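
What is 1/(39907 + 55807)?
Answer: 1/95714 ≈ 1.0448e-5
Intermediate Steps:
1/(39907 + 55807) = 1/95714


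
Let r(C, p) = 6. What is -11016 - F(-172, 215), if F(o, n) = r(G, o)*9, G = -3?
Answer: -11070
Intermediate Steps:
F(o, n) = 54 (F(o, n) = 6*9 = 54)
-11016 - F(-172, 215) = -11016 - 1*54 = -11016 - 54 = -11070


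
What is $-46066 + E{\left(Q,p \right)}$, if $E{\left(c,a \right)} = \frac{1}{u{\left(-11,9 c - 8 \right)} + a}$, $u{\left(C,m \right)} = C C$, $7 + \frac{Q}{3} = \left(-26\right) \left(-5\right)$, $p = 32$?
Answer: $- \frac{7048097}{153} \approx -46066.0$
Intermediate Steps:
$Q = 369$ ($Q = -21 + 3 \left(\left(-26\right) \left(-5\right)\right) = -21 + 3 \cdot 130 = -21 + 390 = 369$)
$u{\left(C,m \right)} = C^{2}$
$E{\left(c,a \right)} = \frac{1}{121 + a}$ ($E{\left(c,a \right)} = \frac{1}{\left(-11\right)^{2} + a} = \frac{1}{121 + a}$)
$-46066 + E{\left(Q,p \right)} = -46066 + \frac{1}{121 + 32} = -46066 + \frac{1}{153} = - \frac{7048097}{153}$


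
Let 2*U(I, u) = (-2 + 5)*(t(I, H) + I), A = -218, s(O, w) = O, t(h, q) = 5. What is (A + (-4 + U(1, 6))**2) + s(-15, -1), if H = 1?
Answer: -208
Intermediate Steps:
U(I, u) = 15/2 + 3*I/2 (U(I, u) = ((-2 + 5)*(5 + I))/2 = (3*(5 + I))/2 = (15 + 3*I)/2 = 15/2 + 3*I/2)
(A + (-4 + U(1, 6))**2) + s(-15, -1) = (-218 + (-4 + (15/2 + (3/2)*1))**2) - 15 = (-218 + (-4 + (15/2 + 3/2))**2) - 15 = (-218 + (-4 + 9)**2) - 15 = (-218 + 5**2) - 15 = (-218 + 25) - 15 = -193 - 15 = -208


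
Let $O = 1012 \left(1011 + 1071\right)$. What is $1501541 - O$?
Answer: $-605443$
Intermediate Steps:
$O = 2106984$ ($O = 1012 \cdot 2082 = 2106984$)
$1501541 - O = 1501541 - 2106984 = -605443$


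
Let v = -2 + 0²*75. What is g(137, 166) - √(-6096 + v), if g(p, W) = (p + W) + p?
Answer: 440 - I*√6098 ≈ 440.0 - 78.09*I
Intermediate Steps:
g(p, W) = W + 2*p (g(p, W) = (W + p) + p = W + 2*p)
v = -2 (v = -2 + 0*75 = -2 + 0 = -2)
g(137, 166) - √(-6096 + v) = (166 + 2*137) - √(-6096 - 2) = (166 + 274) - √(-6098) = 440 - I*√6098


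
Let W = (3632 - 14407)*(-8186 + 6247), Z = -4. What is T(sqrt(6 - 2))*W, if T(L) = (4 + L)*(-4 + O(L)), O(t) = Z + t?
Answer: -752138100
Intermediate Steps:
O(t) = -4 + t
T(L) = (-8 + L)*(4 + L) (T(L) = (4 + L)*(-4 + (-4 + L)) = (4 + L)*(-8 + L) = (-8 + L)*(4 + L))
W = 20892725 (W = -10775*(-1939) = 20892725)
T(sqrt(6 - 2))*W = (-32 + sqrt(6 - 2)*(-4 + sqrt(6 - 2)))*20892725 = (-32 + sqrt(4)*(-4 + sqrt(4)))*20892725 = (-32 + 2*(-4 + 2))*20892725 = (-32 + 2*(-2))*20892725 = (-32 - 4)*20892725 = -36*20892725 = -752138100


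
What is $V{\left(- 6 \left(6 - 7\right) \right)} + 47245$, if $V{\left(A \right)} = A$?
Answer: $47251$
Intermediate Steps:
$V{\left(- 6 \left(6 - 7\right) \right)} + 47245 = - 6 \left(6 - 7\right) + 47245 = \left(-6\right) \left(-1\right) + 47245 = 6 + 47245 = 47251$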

# What you should do
Select all lines with the word "Answer" from the entries above.

# Written solution
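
Answer: 1/95714 ≈ 1.0448e-5
Answer: -11070
Answer: $- \frac{7048097}{153} \approx -46066.0$
Answer: -208
Answer: $-605443$
Answer: 440 - I*√6098 ≈ 440.0 - 78.09*I
Answer: -752138100
Answer: $47251$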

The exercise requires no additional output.